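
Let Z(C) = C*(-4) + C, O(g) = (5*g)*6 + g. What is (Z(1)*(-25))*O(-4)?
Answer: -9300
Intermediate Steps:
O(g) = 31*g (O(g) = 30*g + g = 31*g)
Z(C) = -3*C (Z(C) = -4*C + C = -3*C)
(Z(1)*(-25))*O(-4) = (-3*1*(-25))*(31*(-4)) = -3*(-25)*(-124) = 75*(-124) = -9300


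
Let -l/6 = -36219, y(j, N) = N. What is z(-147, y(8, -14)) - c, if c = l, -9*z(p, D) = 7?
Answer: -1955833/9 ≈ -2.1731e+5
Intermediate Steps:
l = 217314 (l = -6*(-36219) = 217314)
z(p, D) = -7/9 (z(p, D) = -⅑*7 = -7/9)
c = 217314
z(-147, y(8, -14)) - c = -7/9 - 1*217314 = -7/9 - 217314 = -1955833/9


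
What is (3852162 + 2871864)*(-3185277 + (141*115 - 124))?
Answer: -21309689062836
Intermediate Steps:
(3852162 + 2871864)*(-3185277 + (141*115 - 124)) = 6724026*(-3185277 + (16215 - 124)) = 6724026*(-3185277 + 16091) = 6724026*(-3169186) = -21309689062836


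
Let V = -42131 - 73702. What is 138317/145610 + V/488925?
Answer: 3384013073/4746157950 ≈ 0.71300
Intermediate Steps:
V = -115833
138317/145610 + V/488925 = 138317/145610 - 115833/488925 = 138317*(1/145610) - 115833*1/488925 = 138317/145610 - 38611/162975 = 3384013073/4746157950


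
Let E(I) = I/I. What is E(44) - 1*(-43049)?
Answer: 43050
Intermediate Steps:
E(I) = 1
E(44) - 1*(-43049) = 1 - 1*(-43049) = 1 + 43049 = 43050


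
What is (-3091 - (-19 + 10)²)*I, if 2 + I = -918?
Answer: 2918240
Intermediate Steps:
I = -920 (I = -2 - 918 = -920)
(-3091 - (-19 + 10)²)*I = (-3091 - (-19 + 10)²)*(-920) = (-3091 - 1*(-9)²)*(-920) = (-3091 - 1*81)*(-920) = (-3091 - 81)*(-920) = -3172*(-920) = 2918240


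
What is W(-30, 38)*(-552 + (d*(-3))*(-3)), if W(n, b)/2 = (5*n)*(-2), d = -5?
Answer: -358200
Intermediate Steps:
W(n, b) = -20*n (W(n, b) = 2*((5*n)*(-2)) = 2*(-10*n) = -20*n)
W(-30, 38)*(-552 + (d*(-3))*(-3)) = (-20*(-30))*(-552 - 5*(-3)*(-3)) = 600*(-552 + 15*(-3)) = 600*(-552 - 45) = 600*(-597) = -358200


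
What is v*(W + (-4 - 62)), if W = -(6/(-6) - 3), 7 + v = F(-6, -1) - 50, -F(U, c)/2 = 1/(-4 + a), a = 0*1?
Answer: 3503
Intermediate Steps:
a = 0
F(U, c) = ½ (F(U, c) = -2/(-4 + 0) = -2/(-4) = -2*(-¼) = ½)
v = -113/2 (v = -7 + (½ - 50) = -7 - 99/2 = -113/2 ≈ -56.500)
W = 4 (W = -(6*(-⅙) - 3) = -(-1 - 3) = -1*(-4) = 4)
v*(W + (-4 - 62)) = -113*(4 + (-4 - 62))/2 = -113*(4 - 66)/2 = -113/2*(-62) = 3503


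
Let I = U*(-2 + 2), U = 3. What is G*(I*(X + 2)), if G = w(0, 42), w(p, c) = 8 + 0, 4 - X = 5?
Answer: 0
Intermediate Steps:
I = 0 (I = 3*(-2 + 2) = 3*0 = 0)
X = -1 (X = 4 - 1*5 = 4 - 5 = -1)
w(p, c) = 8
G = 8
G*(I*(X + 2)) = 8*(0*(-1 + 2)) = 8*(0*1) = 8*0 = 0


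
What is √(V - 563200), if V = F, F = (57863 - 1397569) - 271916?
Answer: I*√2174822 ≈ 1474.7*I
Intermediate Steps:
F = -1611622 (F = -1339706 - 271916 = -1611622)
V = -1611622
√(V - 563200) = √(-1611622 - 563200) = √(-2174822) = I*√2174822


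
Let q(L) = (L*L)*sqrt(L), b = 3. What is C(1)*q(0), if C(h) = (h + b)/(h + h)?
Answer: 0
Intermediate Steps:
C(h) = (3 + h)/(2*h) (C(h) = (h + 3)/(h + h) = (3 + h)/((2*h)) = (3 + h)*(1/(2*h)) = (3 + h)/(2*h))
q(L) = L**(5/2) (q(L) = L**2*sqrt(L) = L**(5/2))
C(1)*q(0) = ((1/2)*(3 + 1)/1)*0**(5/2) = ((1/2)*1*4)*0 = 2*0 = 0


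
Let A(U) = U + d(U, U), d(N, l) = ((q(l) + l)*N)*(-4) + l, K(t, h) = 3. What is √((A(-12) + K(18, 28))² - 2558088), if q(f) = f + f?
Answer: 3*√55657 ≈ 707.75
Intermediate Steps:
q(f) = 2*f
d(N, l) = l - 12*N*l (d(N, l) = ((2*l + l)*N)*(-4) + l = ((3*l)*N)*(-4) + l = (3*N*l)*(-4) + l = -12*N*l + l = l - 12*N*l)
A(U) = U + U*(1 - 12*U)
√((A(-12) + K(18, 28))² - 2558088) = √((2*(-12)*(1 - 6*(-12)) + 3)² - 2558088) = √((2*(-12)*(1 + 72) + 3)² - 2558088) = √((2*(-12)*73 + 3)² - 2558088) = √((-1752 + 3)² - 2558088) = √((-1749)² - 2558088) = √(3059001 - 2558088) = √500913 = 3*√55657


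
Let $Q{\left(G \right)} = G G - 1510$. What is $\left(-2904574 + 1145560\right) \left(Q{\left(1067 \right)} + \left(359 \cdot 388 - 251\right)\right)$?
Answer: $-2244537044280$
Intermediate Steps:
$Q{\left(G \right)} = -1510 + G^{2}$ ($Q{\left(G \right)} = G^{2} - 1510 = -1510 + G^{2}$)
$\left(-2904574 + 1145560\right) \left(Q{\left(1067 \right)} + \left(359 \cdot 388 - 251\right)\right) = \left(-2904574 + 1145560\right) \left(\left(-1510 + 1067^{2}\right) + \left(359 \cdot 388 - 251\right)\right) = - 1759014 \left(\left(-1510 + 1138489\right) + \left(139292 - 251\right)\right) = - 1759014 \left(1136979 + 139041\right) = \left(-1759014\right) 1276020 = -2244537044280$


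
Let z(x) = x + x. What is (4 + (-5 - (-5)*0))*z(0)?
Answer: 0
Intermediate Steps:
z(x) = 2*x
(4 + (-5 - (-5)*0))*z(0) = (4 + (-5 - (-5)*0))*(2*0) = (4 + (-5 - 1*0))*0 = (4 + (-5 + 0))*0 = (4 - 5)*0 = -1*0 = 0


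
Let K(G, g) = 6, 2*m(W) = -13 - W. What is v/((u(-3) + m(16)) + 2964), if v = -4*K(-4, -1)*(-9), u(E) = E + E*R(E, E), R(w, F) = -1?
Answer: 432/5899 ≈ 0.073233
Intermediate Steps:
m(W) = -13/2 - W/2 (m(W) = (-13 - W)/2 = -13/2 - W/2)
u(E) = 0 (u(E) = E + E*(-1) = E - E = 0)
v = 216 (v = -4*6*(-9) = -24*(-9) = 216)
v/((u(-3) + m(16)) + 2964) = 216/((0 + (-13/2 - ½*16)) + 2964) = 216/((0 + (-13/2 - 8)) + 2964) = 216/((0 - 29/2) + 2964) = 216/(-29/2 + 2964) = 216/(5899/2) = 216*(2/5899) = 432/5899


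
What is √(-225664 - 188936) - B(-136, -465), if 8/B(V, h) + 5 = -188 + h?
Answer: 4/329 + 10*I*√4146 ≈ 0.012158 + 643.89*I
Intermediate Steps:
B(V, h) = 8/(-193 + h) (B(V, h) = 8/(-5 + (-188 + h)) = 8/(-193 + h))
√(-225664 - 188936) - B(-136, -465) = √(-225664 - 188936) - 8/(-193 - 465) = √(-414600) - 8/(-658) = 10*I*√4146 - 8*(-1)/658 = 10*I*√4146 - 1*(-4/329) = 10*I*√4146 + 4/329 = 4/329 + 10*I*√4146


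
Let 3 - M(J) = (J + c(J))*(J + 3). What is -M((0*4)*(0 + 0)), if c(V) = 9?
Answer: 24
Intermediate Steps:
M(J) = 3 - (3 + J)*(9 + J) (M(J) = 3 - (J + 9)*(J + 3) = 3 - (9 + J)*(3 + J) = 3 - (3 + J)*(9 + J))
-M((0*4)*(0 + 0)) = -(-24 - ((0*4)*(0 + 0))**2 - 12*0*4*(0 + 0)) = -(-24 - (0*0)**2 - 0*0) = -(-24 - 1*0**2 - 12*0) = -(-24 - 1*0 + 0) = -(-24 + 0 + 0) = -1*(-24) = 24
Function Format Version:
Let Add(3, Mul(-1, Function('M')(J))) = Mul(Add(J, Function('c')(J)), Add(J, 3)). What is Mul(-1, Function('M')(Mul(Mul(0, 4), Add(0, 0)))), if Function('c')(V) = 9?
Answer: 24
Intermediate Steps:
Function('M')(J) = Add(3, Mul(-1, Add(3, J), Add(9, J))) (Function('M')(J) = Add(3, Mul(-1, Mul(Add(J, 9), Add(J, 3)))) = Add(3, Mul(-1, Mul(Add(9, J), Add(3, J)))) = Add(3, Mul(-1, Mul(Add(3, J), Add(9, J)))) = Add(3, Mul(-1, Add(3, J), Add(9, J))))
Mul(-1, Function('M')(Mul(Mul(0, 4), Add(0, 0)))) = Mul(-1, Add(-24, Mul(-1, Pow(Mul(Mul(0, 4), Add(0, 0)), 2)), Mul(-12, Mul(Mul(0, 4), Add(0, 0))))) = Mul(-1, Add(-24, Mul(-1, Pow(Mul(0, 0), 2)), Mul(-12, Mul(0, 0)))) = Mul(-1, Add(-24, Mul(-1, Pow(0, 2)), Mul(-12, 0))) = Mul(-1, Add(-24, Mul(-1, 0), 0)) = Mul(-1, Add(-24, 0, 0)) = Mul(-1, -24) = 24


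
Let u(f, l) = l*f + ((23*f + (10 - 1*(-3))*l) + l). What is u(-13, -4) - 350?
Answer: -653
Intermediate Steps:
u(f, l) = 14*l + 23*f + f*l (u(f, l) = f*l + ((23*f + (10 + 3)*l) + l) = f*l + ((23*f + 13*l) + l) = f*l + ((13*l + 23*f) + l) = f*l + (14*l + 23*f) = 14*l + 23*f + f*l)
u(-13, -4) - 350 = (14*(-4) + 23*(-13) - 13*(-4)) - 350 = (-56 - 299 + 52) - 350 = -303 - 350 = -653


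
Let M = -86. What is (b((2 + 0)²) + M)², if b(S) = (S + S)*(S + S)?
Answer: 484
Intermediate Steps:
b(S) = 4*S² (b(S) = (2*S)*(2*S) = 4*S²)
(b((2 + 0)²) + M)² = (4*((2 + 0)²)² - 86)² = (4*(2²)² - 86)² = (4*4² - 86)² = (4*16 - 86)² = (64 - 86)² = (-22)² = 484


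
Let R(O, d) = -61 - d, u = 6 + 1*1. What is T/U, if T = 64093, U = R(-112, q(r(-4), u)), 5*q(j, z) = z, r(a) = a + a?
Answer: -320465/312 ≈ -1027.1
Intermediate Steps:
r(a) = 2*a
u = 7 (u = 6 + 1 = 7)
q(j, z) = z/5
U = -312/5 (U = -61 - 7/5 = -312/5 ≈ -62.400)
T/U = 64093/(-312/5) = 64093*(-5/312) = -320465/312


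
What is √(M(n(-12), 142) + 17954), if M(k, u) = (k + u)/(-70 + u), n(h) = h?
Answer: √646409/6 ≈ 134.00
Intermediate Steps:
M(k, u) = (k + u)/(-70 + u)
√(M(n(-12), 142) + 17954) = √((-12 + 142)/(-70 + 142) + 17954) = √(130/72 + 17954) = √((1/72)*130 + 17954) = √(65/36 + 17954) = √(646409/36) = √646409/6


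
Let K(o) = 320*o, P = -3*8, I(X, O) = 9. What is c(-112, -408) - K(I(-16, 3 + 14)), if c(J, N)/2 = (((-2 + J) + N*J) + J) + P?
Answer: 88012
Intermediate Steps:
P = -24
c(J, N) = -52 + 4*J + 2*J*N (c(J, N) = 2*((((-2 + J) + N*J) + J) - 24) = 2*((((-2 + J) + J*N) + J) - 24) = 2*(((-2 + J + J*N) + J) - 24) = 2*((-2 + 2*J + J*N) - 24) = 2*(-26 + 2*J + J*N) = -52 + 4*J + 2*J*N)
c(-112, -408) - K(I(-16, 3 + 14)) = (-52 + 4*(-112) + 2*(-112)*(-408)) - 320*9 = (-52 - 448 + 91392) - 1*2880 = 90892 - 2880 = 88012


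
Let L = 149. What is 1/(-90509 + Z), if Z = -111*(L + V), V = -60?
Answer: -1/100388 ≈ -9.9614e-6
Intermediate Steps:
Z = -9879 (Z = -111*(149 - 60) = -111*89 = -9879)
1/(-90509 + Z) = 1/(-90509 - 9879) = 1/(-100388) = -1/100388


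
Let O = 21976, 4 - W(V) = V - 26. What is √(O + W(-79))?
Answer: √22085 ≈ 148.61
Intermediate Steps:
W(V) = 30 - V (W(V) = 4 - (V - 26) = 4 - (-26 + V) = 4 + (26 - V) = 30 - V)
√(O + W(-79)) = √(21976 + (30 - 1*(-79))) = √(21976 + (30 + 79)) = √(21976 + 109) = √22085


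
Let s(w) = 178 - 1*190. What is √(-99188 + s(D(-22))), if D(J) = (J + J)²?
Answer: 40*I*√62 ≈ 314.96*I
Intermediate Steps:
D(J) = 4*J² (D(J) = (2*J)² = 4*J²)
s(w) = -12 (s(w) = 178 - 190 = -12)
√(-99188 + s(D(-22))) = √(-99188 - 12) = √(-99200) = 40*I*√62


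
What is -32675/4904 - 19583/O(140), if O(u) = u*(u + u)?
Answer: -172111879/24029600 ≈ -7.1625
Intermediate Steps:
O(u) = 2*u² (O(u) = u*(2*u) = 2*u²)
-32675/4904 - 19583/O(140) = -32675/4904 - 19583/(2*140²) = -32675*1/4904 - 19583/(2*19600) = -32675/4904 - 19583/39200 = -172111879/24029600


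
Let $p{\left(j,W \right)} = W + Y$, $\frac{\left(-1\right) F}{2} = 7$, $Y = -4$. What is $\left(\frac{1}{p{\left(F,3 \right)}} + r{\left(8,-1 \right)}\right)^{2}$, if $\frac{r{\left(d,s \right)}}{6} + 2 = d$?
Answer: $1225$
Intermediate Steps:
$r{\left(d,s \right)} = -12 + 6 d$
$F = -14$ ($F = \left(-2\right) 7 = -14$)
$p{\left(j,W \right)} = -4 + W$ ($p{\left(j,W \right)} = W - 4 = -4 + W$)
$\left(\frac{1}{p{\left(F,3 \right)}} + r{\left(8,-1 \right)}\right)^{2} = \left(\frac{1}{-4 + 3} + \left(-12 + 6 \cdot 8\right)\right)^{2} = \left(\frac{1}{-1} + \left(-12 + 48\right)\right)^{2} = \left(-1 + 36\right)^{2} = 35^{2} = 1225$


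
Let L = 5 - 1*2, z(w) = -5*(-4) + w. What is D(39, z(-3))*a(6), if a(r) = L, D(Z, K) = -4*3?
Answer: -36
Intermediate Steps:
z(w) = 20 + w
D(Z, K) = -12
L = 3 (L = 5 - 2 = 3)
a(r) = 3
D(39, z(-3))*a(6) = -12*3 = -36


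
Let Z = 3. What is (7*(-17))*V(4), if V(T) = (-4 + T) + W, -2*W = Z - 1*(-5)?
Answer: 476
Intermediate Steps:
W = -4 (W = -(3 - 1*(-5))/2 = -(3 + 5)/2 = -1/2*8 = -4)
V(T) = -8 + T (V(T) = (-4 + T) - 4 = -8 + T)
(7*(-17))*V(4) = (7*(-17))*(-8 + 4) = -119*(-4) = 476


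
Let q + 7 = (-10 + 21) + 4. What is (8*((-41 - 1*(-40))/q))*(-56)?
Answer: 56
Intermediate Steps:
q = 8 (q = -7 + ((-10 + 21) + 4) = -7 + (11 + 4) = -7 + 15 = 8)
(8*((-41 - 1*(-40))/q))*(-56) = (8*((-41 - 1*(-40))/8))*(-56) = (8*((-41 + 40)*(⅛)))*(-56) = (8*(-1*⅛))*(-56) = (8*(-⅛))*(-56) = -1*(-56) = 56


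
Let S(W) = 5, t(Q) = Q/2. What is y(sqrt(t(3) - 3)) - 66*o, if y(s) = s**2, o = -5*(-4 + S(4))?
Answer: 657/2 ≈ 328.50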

++++++

What to do:
Above are the records; copy exactly the lines from the line with "Let L = 149." through the line with "Answer: -172111879/24029600 ≈ -7.1625", both included.

Solved problem:
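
Let L = 149. What is 1/(-90509 + Z), if Z = -111*(L + V), V = -60?
Answer: -1/100388 ≈ -9.9614e-6
Intermediate Steps:
Z = -9879 (Z = -111*(149 - 60) = -111*89 = -9879)
1/(-90509 + Z) = 1/(-90509 - 9879) = 1/(-100388) = -1/100388


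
Let O = 21976, 4 - W(V) = V - 26. What is √(O + W(-79))?
Answer: √22085 ≈ 148.61
Intermediate Steps:
W(V) = 30 - V (W(V) = 4 - (V - 26) = 4 - (-26 + V) = 4 + (26 - V) = 30 - V)
√(O + W(-79)) = √(21976 + (30 - 1*(-79))) = √(21976 + (30 + 79)) = √(21976 + 109) = √22085


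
Let s(w) = 178 - 1*190. What is √(-99188 + s(D(-22))), if D(J) = (J + J)²?
Answer: 40*I*√62 ≈ 314.96*I
Intermediate Steps:
D(J) = 4*J² (D(J) = (2*J)² = 4*J²)
s(w) = -12 (s(w) = 178 - 190 = -12)
√(-99188 + s(D(-22))) = √(-99188 - 12) = √(-99200) = 40*I*√62


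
What is -32675/4904 - 19583/O(140), if O(u) = u*(u + u)?
Answer: -172111879/24029600 ≈ -7.1625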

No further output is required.